REQUIREMENT: At the line with "A super-Earth sits where the stellar flux is 216", start repeating the data, and continue line by line through the final line, exactly.

╭─ GIVEN DATA

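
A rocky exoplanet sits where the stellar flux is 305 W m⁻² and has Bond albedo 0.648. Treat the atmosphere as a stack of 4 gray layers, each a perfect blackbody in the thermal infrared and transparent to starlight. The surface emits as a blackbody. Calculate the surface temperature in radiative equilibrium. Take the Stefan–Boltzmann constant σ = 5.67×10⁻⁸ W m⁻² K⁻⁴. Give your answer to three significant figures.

The effective emission temperature is T_e = [S(1−α)/(4σ)]^¼ = 147.5 K.
With N = 4 opaque layers, T_s = (N+1)^(1/4)·T_e = 5^(1/4)·147.5 = 220.6 K.

221 K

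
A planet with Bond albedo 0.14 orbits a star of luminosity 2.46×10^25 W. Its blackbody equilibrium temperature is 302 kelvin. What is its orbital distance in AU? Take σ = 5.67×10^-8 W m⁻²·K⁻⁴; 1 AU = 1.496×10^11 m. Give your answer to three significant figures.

Energy balance gives S = 4σT⁴/(1−α) = 2194 W m⁻².
From L = 4πd²S, d = √(2.46×10^25/(4π·2194)) = 2.987×10^10 m = 0.1997 AU.

0.200 AU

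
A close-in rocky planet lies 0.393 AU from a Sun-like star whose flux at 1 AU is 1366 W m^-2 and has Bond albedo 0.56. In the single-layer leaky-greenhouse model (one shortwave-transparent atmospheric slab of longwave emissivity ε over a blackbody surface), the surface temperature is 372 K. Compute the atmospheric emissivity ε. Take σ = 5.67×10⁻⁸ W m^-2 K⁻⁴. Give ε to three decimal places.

0.208

Flux at the orbit: S = 1366/(0.393)² = 8844 W m^-2.
Effective temperature: T_e = [S(1−α)/(4σ)]^(1/4) = 361.9 K.
Since (2−ε)/2 = (T_e/T_s)⁴ = 0.8960, ε = 0.2080.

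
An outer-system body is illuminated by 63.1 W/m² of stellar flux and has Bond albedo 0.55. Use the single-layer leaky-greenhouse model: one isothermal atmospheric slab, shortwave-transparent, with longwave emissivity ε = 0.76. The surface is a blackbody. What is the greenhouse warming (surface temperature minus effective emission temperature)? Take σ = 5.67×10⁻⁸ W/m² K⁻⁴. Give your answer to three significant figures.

13.4 K

The planet radiates to space at T_e = [S(1−α)/(4σ)]^(1/4) = 105.8 K.
The surface balance (absorbed SW + ε·downward IR = σT_s⁴) with T_a⁴ = T_s⁴/2 reduces to T_s = T_e·[2/(2−ε)]^¼ = 119.2 K.
The atmosphere warms the surface by 13.43 K.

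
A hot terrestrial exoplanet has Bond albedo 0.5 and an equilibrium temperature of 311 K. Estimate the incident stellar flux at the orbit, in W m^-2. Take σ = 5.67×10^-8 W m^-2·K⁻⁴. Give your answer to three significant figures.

4240 W m^-2

Invert the energy balance for S: S = 4σT⁴/(1−α).
The emitted flux is σT⁴ = 530.4 W m^-2.
S = 4·530.4/0.5 = 4243 W m^-2.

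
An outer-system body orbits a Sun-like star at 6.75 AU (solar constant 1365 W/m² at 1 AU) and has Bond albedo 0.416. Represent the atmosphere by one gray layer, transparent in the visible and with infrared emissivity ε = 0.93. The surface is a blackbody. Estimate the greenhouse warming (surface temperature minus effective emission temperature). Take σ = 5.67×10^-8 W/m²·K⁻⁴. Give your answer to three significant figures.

15.9 K

By the inverse-square law, S = 1365/6.75² = 29.96 W/m².
The planet radiates to space at T_e = [S(1−α)/(4σ)]^(1/4) = 93.72 K.
For a single slab of emissivity ε, T_s⁴ = 2T_e⁴/(2−ε); thus T_s = 93.72·(1.869)^(1/4) = 109.6 K.
T_s − T_e = 109.6 − 93.72 = 15.86 K.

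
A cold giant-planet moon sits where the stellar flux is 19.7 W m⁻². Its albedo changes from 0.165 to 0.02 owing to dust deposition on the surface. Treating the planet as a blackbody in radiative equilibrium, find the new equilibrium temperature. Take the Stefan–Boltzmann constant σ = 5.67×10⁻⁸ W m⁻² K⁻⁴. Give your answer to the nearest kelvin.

With the new albedo, S(1−α₂)/4 = 4.826 W m⁻², so T₂ = 96.05 K.

96 K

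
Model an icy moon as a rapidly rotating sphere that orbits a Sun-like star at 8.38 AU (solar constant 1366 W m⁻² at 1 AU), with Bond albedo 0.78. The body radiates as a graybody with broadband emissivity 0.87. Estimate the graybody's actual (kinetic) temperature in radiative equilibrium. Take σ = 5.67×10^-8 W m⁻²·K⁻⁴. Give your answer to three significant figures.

By the inverse-square law, S = 1366/8.38² = 19.45 W m⁻².
Absorbed flux (global mean): S(1−α)/4 = 19.45·0.22/4 = 1.070 W m⁻².
Equating to εσT⁴ with ε = 0.87: T = (1.070/0.87σ)^(1/4) = 68.24 K.

68.2 K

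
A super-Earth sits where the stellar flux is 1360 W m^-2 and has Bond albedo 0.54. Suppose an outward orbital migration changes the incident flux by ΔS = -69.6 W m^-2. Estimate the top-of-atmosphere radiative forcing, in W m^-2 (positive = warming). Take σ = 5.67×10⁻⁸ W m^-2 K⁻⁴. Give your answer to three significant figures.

ΔF = Δ[S(1−α)]/4 = (1−0.54)·-69.6/4 = -8.004 W m^-2.

-8.00 W m^-2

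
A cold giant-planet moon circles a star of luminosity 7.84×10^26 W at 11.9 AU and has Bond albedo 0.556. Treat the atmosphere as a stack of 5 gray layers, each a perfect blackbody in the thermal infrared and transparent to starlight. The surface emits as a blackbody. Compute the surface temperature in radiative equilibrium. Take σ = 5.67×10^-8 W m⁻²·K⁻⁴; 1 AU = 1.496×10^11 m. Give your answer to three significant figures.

Orbital distance: d = 11.9 AU = 1.780×10^12 m.
S = L/(4πd²) = 19.69 W m⁻².
The effective emission temperature is T_e = [S(1−α)/(4σ)]^¼ = 78.79 K.
With N = 5 opaque layers, T_s = (N+1)^(1/4)·T_e = 6^(1/4)·78.79 = 123.3 K.

123 kelvin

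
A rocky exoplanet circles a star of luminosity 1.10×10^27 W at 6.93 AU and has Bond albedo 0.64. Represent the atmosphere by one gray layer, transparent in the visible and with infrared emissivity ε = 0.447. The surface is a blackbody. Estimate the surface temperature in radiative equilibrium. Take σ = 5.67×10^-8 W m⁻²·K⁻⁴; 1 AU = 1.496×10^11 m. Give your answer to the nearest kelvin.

d = 6.93 × 1.496×10^11 m = 1.037×10^12 m.
Flux at the orbit: S = L/(4πd²) = 1.10×10^27/(4π·(1.04×10^12)²) = 81.44 W m⁻².
Effective emission temperature (TOA balance): σT_e⁴ = S(1−α)/4 = 7.330 W m⁻² → T_e = 106.6 K.
The surface balance (absorbed SW + ε·downward IR = σT_s⁴) with T_a⁴ = T_s⁴/2 reduces to T_s = T_e·[2/(2−ε)]^¼ = 113.6 K.

114 K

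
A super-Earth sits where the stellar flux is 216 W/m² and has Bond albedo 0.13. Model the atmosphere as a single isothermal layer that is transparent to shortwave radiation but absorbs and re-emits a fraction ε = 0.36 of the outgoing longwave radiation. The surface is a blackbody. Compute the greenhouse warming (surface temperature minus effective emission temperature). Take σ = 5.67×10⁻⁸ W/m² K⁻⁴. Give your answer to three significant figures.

8.63 kelvin

At the top of the atmosphere, σT_e⁴ = S(1−α)/4 = 46.98 W/m², giving T_e = 169.7 K.
Surface balance with a leaky layer gives σT_s⁴ = σT_e⁴·2/(2−ε), so T_s = T_e·[2/(2−0.36)]^(1/4) = 178.3 K.
Greenhouse warming: T_s − T_e = 8.630 K.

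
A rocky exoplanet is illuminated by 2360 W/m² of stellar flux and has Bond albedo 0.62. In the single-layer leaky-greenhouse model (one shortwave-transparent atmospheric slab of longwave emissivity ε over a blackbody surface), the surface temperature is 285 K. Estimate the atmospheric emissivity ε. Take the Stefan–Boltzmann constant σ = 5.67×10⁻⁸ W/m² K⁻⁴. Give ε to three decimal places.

0.801

TOA balance gives T_e = 250.8 K.
T_s⁴ = T_e⁴·2/(2−ε) → ε = 2 − 2(T_e/T_s)⁴ = 2 − 2·(250.8/285)⁴ = 0.8013.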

╰─

FINISHED EXERCISE:
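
A super-Earth sits where the stellar flux is 216 W/m² and has Bond albedo 0.13. Model the atmosphere as a single isothermal layer that is transparent to shortwave radiation but absorbs and re-emits a fraction ε = 0.36 of the outgoing longwave radiation. The surface is a blackbody. Compute the greenhouse warming (surface temperature minus effective emission temperature). Take σ = 5.67×10⁻⁸ W/m² K⁻⁴. Give your answer to three significant figures.

8.63 kelvin

At the top of the atmosphere, σT_e⁴ = S(1−α)/4 = 46.98 W/m², giving T_e = 169.7 K.
Surface balance with a leaky layer gives σT_s⁴ = σT_e⁴·2/(2−ε), so T_s = T_e·[2/(2−0.36)]^(1/4) = 178.3 K.
Greenhouse warming: T_s − T_e = 8.630 K.

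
A rocky exoplanet is illuminated by 2360 W/m² of stellar flux and has Bond albedo 0.62. In the single-layer leaky-greenhouse model (one shortwave-transparent atmospheric slab of longwave emissivity ε over a blackbody surface), the surface temperature is 285 K. Estimate the atmospheric emissivity ε. Take the Stefan–Boltzmann constant σ = 5.67×10⁻⁸ W/m² K⁻⁴. Give ε to three decimal places.

0.801

TOA balance gives T_e = 250.8 K.
T_s⁴ = T_e⁴·2/(2−ε) → ε = 2 − 2(T_e/T_s)⁴ = 2 − 2·(250.8/285)⁴ = 0.8013.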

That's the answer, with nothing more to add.